• [Stored items]
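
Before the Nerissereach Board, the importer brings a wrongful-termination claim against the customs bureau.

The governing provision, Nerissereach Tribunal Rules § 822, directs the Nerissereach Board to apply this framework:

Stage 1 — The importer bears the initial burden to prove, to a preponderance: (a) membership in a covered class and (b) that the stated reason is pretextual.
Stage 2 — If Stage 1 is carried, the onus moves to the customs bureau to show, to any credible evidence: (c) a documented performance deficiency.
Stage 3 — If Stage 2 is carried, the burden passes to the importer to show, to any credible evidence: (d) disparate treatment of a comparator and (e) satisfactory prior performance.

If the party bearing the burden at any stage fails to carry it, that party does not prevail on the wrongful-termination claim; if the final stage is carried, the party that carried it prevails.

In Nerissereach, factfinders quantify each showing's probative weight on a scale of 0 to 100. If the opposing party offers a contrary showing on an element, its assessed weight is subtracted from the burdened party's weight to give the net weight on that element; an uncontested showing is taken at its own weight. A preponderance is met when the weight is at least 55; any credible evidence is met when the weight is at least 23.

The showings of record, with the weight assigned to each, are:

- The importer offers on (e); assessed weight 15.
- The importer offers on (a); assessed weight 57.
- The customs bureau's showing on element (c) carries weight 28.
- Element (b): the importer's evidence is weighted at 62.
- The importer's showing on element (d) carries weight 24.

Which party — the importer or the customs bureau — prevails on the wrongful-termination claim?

customs bureau

Stage 1 (importer, a preponderance, weight is at least 55): (a) 57 ≥ 55 — meets; (b) 62 ≥ 55 — meets.
  The importer carries Stage 1; the customs bureau now bears the burden.
Stage 2 (customs bureau, any credible evidence, weight is at least 23): (c) 28 ≥ 23 — meets.
  Stage 2 is satisfied; the onus moves to the importer.
Stage 3 (importer, any credible evidence, weight is at least 23): (d) 24 ≥ 23 — meets; (e) 15 < 23 — fails.
  The importer does not carry Stage 3.
The customs bureau prevails.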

• [ABOUT THIS EXERCISE]
What you return should be the lines from the start of the data through the line with "In Nerissereach, factfinders", quoted exactly and nothing more.

• [ANSWER SPACE]
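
Before the Nerissereach Board, the importer brings a wrongful-termination claim against the customs bureau.

The governing provision, Nerissereach Tribunal Rules § 822, directs the Nerissereach Board to apply this framework:

Stage 1 — The importer bears the initial burden to prove, to a preponderance: (a) membership in a covered class and (b) that the stated reason is pretextual.
Stage 2 — If Stage 1 is carried, the onus moves to the customs bureau to show, to any credible evidence: (c) a documented performance deficiency.
Stage 3 — If Stage 2 is carried, the burden passes to the importer to show, to any credible evidence: (d) disparate treatment of a comparator and (e) satisfactory prior performance.

If the party bearing the burden at any stage fails to carry it, that party does not prevail on the wrongful-termination claim; if the final stage is carried, the party that carried it prevails.

In Nerissereach, factfinders quantify each showing's probative weight on a scale of 0 to 100. If the opposing party offers a contrary showing on an element, its assessed weight is subtracted from the burdened party's weight to give the net weight on that element; an uncontested showing is taken at its own weight. A preponderance is met when the weight is at least 55; any credible evidence is met when the weight is at least 23.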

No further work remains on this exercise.